#### Exercise description
Return only those lines of the records below in which "units" appears.

-------------------------

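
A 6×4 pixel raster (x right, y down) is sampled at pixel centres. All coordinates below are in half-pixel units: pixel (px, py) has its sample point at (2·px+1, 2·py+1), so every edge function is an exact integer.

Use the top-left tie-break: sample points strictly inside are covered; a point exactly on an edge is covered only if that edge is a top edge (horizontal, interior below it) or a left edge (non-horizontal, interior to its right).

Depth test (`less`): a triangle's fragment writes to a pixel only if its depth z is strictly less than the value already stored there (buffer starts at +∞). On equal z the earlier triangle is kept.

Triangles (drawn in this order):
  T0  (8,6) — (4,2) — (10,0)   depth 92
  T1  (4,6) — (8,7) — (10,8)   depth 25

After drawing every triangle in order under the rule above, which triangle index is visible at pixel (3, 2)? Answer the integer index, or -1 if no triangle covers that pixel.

T0:
  2·area = 32
  edge (8, 6)→(4, 2): d=(-4,-4) top-left  bias=+0
  edge (4, 2)→(10, 0): d=(6,-2) top-left  bias=+0
  edge (10, 0)→(8, 6): d=(-2,6) right/bottom  bias=-1
    (1,0)@(3, 1): e=[0,-8,40] → .  [on edge]
    (3,0)@(7, 1): e=[16,0,16] → X  [on edge]
    (4,0)@(9, 1): e=[24,4,4] → X
    (5,0)@(11, 1): e=[32,8,-8] → .
    (0,1)@(1, 3): e=[-16,0,48] → .  [on edge]
    (2,1)@(5, 3): e=[0,8,24] → X  [on edge]
    (4,1)@(9, 3): e=[16,16,0] → .  [on edge]
    (2,2)@(5, 5): e=[-8,20,20] → .
    (3,2)@(7, 5): e=[0,24,8] → X  [on edge]
    (4,2)@(9, 5): e=[8,28,-4] → .
    (3,3)@(7, 7): e=[-8,36,4] → .
    (4,3)@(9, 7): e=[0,40,-8] → .  [on edge]
  covered (5 px):
    . . . X X .
    . . X X . .
    . . . X . .
    . . . . . .
T1:
  2·area = 2
  edge (4, 6)→(8, 7): d=(4,1) right/bottom  bias=-1
  edge (8, 7)→(10, 8): d=(2,1) right/bottom  bias=-1
  edge (10, 8)→(4, 6): d=(-6,-2) top-left  bias=+0
    (0,2)@(1, 5): e=[-1,3,0] → .  [on edge]
    (3,3)@(7, 7): e=[1,1,0] → X  [on edge]
    (4,3)@(9, 7): e=[-1,-1,4] → .
  covered (1 px):
    . . . . . .
    . . . . . .
    . . . . . .
    . . . X . .

Z-buffer (winner per pixel, '.' = empty):
  . . . 0 0 .
  . . 0 0 . .
  . . . 0 . .
  . . . 1 . .

Final: 0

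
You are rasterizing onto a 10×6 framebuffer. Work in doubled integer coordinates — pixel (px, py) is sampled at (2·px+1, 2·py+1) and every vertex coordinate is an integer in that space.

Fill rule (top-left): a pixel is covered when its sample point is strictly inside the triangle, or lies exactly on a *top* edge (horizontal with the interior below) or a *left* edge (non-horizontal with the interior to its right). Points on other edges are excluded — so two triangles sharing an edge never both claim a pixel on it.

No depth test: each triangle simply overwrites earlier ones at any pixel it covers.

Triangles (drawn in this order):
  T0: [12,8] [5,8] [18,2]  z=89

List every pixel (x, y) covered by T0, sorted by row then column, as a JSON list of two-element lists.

T0:
  2·area = 42
  edge (12, 8)→(5, 8): d=(-7,0) right/bottom  bias=-1
  edge (5, 8)→(18, 2): d=(13,-6) top-left  bias=+0
  edge (18, 2)→(12, 8): d=(-6,6) right/bottom  bias=-1
    (9,0)@(19, 1): e=[49,-7,0] → ·  [on edge]
    (8,1)@(17, 3): e=[35,7,0] → ·  [on edge]
    (6,2)@(13, 5): e=[21,9,12] → #
    (7,2)@(15, 5): e=[21,21,0] → ·  [on edge]
    (4,3)@(9, 7): e=[7,11,24] → #
    (5,3)@(11, 7): e=[7,23,12] → #
    (6,3)@(13, 7): e=[7,35,0] → ·  [on edge]
    (4,4)@(9, 9): e=[-7,37,12] → ·
    (5,4)@(11, 9): e=[-7,49,0] → ·  [on edge]
    (4,5)@(9, 11): e=[-21,63,0] → ·  [on edge]
  covered (3 px):
    · · · · · · · · · ·
    · · · · · · · · · ·
    · · · · · · # · · ·
    · · · · # # · · · ·
    · · · · · · · · · ·
    · · · · · · · · · ·

Answer: [[6,2],[4,3],[5,3]]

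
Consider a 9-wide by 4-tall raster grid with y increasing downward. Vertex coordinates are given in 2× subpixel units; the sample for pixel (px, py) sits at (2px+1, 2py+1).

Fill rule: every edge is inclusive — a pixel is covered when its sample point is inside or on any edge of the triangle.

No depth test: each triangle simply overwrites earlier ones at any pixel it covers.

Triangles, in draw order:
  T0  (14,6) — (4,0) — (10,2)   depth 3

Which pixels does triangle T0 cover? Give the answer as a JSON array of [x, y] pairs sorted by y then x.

T0:
  2·area = 16
  edge (14, 6)→(4, 0): d=(-10,-6) inclusive
  edge (4, 0)→(10, 2): d=(6,2) inclusive
  edge (10, 2)→(14, 6): d=(4,4) inclusive
    (3,0)@(7, 1): e=[8,0,8] → #  [on edge]
    (4,0)@(9, 1): e=[20,-4,0] → ·  [on edge]
    (3,1)@(7, 3): e=[-12,12,16] → ·
    (4,1)@(9, 3): e=[0,8,8] → #  [on edge]
    (5,1)@(11, 3): e=[12,4,0] → #  [on edge]
    (6,1)@(13, 3): e=[24,0,-8] → ·  [on edge]
    (4,2)@(9, 5): e=[-20,20,16] → ·
    (5,2)@(11, 5): e=[-8,16,8] → ·
    (6,2)@(13, 5): e=[4,12,0] → #  [on edge]
    (7,2)@(15, 5): e=[16,8,-8] → ·
    (6,3)@(13, 7): e=[-16,24,8] → ·
    (7,3)@(15, 7): e=[-4,20,0] → ·  [on edge]
  covered (4 px):
    · · · # · · · · ·
    · · · · # # · · ·
    · · · · · · # · ·
    · · · · · · · · ·

Answer: [[3,0],[4,1],[5,1],[6,2]]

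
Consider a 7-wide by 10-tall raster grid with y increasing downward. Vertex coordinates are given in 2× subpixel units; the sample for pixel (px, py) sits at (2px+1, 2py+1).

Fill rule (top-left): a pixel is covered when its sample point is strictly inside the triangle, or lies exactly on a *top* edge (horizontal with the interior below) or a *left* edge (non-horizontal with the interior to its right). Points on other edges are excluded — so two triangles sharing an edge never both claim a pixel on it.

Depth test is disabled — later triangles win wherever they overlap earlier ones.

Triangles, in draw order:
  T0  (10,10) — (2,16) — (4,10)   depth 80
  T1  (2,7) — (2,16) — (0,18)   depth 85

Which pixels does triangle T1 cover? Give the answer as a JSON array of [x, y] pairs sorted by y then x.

T0:
  2·area = 36
  edge (10, 10)→(2, 16): d=(-8,6) right/bottom  bias=-1
  edge (2, 16)→(4, 10): d=(2,-6) top-left  bias=+0
  edge (4, 10)→(10, 10): d=(6,0) top-left  bias=+0
    (3,0)@(7, 1): e=[90,0,-54] → .  [on edge]
    (2,3)@(5, 7): e=[54,0,-18] → .  [on edge]
    (2,5)@(5, 11): e=[22,8,6] → X
    (3,5)@(7, 11): e=[10,20,6] → X
    (4,5)@(9, 11): e=[-2,32,6] → .
    (1,6)@(3, 13): e=[18,0,18] → X  [on edge]
    (3,6)@(7, 13): e=[-6,24,18] → .
    (1,7)@(3, 15): e=[2,4,30] → X
    (2,7)@(5, 15): e=[-10,16,30] → .
    (1,8)@(3, 17): e=[-14,8,42] → .
    (0,9)@(1, 19): e=[-18,0,54] → .  [on edge]
  covered (5 px):
    . . . . . . .
    . . . . . . .
    . . . . . . .
    . . . . . . .
    . . . . . . .
    . . X X . . .
    . X X . . . .
    . X . . . . .
    . . . . . . .
    . . . . . . .
T1:
  2·area = 18
  edge (2, 7)→(2, 16): d=(0,9) right/bottom  bias=-1
  edge (2, 16)→(0, 18): d=(-2,2) right/bottom  bias=-1
  edge (0, 18)→(2, 7): d=(2,-11) top-left  bias=+0
    (6,2)@(13, 5): e=[-99,0,117] → .  [on edge]
    (5,3)@(11, 7): e=[-81,0,99] → .  [on edge]
    (4,4)@(9, 9): e=[-63,0,81] → .  [on edge]
    (3,5)@(7, 11): e=[-45,0,63] → .  [on edge]
    (0,6)@(1, 13): e=[9,8,1] → X
    (1,6)@(3, 13): e=[-9,4,23] → .
    (2,6)@(5, 13): e=[-27,0,45] → .  [on edge]
    (0,7)@(1, 15): e=[9,4,5] → X
    (1,7)@(3, 15): e=[-9,0,27] → .  [on edge]
    (0,8)@(1, 17): e=[9,0,9] → .  [on edge]
  covered (2 px):
    . . . . . . .
    . . . . . . .
    . . . . . . .
    . . . . . . .
    . . . . . . .
    . . . . . . .
    X . . . . . .
    X . . . . . .
    . . . . . . .
    . . . . . . .

Final: [[0,6],[0,7]]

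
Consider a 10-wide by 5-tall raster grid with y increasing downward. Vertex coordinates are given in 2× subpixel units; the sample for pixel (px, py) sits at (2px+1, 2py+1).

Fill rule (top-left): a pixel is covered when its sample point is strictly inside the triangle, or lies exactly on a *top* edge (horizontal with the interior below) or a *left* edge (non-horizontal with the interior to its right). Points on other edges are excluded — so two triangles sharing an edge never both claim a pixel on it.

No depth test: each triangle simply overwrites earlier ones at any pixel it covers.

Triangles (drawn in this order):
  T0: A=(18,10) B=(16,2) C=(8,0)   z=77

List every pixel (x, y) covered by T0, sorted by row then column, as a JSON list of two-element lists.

T0:
  2·area = 60  (B↔C swapped to make it positive)
  edge (18, 10)→(8, 0): d=(-10,-10) top-left  bias=+0
  edge (8, 0)→(16, 2): d=(8,2) right/bottom  bias=-1
  edge (16, 2)→(18, 10): d=(2,8) right/bottom  bias=-1
    (4,0)@(9, 1): e=[0,6,54] → X  [on edge]
    (5,0)@(11, 1): e=[20,2,38] → X
    (6,0)@(13, 1): e=[40,-2,22] → .
    (4,1)@(9, 3): e=[-20,22,58] → .
    (5,1)@(11, 3): e=[0,18,42] → X  [on edge]
    (6,1)@(13, 3): e=[20,14,26] → X
    (7,1)@(15, 3): e=[40,10,10] → X
    (8,1)@(17, 3): e=[60,6,-6] → .
    (5,2)@(11, 5): e=[-20,34,46] → .
    (6,2)@(13, 5): e=[0,30,30] → X  [on edge]
    (8,2)@(17, 5): e=[40,22,-2] → .
    (6,3)@(13, 7): e=[-20,46,34] → .
    (7,3)@(15, 7): e=[0,42,18] → X  [on edge]
    (8,4)@(17, 9): e=[0,54,6] → X  [on edge]
  covered (10 px):
    . . . . X X . . . .
    . . . . . X X X . .
    . . . . . . X X . .
    . . . . . . . X X .
    . . . . . . . . X .

Result: [[4,0],[5,0],[5,1],[6,1],[7,1],[6,2],[7,2],[7,3],[8,3],[8,4]]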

-------------------------

#### Response box
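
A 6×4 pixel raster (x right, y down) is sampled at pixel centres. All coordinates below are in half-pixel units: pixel (px, py) has its sample point at (2·px+1, 2·py+1), so every edge function is an exact integer.
Consider a 9-wide by 4-tall raster grid with y increasing downward. Vertex coordinates are given in 2× subpixel units; the sample for pixel (px, py) sits at (2px+1, 2py+1).
Consider a 7-wide by 10-tall raster grid with y increasing downward. Vertex coordinates are given in 2× subpixel units; the sample for pixel (px, py) sits at (2px+1, 2py+1).
Consider a 10-wide by 5-tall raster grid with y increasing downward. Vertex coordinates are given in 2× subpixel units; the sample for pixel (px, py) sits at (2px+1, 2py+1).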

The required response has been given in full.